=== Exercise input ===

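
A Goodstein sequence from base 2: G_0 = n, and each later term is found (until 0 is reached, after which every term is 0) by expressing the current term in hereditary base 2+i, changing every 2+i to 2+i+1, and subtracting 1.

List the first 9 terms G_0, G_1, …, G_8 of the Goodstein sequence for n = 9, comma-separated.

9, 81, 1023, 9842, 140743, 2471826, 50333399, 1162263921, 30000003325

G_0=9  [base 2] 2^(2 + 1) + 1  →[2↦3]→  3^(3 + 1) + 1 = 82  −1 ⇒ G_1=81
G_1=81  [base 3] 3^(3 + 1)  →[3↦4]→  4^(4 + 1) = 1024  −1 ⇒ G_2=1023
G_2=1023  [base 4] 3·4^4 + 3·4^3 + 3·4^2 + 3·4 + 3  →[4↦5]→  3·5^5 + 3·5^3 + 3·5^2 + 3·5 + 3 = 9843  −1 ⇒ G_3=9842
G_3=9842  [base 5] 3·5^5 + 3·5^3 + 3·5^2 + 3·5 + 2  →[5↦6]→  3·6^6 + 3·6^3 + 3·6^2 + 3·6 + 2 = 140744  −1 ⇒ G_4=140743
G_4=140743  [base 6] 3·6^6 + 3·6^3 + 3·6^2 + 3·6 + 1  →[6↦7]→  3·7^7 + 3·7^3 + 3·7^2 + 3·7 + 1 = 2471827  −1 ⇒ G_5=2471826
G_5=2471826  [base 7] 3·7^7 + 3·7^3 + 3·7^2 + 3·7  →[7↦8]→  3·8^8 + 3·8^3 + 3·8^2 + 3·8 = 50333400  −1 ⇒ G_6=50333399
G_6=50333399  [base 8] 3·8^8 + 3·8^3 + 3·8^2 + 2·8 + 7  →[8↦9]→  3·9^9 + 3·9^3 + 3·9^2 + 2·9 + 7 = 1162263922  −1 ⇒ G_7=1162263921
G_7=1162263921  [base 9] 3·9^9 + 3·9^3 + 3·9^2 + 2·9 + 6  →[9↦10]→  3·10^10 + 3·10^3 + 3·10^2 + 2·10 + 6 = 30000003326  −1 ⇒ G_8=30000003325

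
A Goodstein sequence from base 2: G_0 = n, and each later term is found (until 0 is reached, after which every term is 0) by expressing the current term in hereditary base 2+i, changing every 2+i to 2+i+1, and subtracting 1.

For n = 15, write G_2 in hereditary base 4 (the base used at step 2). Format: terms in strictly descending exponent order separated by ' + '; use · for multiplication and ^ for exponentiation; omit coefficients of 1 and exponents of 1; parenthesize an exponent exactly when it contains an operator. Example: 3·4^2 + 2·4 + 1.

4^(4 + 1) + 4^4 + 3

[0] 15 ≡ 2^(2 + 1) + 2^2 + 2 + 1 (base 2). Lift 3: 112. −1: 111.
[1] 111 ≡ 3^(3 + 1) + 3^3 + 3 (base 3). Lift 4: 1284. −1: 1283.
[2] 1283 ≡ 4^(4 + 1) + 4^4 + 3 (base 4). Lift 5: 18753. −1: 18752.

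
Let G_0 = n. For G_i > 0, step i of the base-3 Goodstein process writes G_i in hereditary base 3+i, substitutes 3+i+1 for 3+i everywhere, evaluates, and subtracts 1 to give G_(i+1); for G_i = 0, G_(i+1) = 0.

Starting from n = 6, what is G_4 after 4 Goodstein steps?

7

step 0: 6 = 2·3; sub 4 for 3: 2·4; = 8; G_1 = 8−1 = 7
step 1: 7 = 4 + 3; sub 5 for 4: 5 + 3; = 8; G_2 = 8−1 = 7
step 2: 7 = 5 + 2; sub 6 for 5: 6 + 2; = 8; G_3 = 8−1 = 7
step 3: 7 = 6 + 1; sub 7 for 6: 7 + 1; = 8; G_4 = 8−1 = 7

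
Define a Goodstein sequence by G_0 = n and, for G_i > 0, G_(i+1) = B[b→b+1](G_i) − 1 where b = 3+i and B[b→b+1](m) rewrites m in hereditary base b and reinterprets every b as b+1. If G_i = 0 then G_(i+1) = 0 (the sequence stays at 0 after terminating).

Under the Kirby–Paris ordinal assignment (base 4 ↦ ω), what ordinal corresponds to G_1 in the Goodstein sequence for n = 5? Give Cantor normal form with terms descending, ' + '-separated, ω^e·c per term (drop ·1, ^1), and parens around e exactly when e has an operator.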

=== Exercise aim ===
Using the data above, output each line exactly.

=== Output for this task ===
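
A Goodstein sequence from base 2: G_0 = n, and each later term is found (until 0 is reached, after which every term is 0) by expressing the current term in hereditary base 2+i, changing every 2+i to 2+i+1, and subtracting 1.

List the first 9 terms G_0, G_1, …, G_8 of the Goodstein sequence for n = 9, comma-separated.

9, 81, 1023, 9842, 140743, 2471826, 50333399, 1162263921, 30000003325

G_0=9  [base 2] 2^(2 + 1) + 1  →[2↦3]→  3^(3 + 1) + 1 = 82  −1 ⇒ G_1=81
G_1=81  [base 3] 3^(3 + 1)  →[3↦4]→  4^(4 + 1) = 1024  −1 ⇒ G_2=1023
G_2=1023  [base 4] 3·4^4 + 3·4^3 + 3·4^2 + 3·4 + 3  →[4↦5]→  3·5^5 + 3·5^3 + 3·5^2 + 3·5 + 3 = 9843  −1 ⇒ G_3=9842
G_3=9842  [base 5] 3·5^5 + 3·5^3 + 3·5^2 + 3·5 + 2  →[5↦6]→  3·6^6 + 3·6^3 + 3·6^2 + 3·6 + 2 = 140744  −1 ⇒ G_4=140743
G_4=140743  [base 6] 3·6^6 + 3·6^3 + 3·6^2 + 3·6 + 1  →[6↦7]→  3·7^7 + 3·7^3 + 3·7^2 + 3·7 + 1 = 2471827  −1 ⇒ G_5=2471826
G_5=2471826  [base 7] 3·7^7 + 3·7^3 + 3·7^2 + 3·7  →[7↦8]→  3·8^8 + 3·8^3 + 3·8^2 + 3·8 = 50333400  −1 ⇒ G_6=50333399
G_6=50333399  [base 8] 3·8^8 + 3·8^3 + 3·8^2 + 2·8 + 7  →[8↦9]→  3·9^9 + 3·9^3 + 3·9^2 + 2·9 + 7 = 1162263922  −1 ⇒ G_7=1162263921
G_7=1162263921  [base 9] 3·9^9 + 3·9^3 + 3·9^2 + 2·9 + 6  →[9↦10]→  3·10^10 + 3·10^3 + 3·10^2 + 2·10 + 6 = 30000003326  −1 ⇒ G_8=30000003325

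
A Goodstein sequence from base 2: G_0 = n, and each later term is found (until 0 is reached, after which every term is 0) by expressing the current term in hereditary base 2+i, changing every 2+i to 2+i+1, and subtracting 1.

For n = 15, write G_2 in hereditary base 4 (the base used at step 2). Format: terms in strictly descending exponent order separated by ' + '; use · for multiplication and ^ for exponentiation; omit coefficients of 1 and exponents of 1; parenthesize an exponent exactly when it contains an operator. Example: 3·4^2 + 2·4 + 1.

4^(4 + 1) + 4^4 + 3

[0] 15 ≡ 2^(2 + 1) + 2^2 + 2 + 1 (base 2). Lift 3: 112. −1: 111.
[1] 111 ≡ 3^(3 + 1) + 3^3 + 3 (base 3). Lift 4: 1284. −1: 1283.
[2] 1283 ≡ 4^(4 + 1) + 4^4 + 3 (base 4). Lift 5: 18753. −1: 18752.

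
Let G_0 = n. For G_i > 0, step i of the base-3 Goodstein process writes G_i in hereditary base 3+i, substitutes 3+i+1 for 3+i everywhere, evaluates, and subtracts 1 to give G_(i+1); for G_i = 0, G_(i+1) = 0.

Starting from n = 6, what is G_4 after 4 Goodstein steps?

7

step 0: 6 = 2·3; sub 4 for 3: 2·4; = 8; G_1 = 8−1 = 7
step 1: 7 = 4 + 3; sub 5 for 4: 5 + 3; = 8; G_2 = 8−1 = 7
step 2: 7 = 5 + 2; sub 6 for 5: 6 + 2; = 8; G_3 = 8−1 = 7
step 3: 7 = 6 + 1; sub 7 for 6: 7 + 1; = 8; G_4 = 8−1 = 7

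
Define a Goodstein sequence by G_0 = n and, for G_i > 0, G_(i+1) = B[b→b+1](G_i) − 1 where b = 3+i and B[b→b+1](m) rewrites m in hereditary base b and reinterprets every b as b+1. If G_i = 0 then G_(i+1) = 0 (the sequence stays at 0 after terminating).

Under the Kirby–Paris ordinal assignment (base 4 ↦ ω), what ordinal corresponds to G_1 in the Goodstein sequence for n = 5? Give Cantor normal form with terms descending, ' + '-separated, ω^e·c per term (drop ·1, ^1), and parens around e exactly when e has an operator.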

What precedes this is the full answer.